→ **About this exercise**: The word "Derivative" marks the lines to copy; find all of them in the entries below.

----- Data shown

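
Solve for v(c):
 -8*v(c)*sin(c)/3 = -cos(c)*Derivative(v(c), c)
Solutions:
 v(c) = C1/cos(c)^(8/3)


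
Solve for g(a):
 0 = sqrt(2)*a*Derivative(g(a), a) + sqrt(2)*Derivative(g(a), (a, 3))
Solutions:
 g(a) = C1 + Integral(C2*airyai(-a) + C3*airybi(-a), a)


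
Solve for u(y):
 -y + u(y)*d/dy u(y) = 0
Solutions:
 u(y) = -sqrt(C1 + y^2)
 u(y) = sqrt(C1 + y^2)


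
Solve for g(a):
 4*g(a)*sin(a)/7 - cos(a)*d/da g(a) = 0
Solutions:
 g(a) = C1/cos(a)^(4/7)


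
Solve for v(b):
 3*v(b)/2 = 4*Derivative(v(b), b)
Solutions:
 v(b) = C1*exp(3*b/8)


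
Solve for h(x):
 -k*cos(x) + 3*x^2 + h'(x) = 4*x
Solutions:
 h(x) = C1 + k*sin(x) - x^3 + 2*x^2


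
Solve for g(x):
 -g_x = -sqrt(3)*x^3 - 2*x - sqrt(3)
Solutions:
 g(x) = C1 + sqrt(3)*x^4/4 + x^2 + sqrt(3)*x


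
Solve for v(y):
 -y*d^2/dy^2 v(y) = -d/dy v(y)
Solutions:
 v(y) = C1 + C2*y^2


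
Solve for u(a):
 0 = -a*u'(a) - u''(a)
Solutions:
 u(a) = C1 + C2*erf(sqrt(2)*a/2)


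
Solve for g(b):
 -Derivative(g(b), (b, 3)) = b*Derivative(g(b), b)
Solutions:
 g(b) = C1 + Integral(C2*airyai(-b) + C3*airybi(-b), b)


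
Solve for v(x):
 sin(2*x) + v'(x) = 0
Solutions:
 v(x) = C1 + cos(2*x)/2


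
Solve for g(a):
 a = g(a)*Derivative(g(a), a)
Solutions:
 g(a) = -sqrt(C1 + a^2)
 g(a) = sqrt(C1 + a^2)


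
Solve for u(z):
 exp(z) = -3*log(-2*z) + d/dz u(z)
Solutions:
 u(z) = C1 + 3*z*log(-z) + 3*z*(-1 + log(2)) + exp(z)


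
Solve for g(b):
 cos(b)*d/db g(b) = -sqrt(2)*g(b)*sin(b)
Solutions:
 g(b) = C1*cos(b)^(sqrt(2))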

----------

→ **Output for this task**:
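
 -8*v(c)*sin(c)/3 = -cos(c)*Derivative(v(c), c)
 0 = sqrt(2)*a*Derivative(g(a), a) + sqrt(2)*Derivative(g(a), (a, 3))
 3*v(b)/2 = 4*Derivative(v(b), b)
 -Derivative(g(b), (b, 3)) = b*Derivative(g(b), b)
 a = g(a)*Derivative(g(a), a)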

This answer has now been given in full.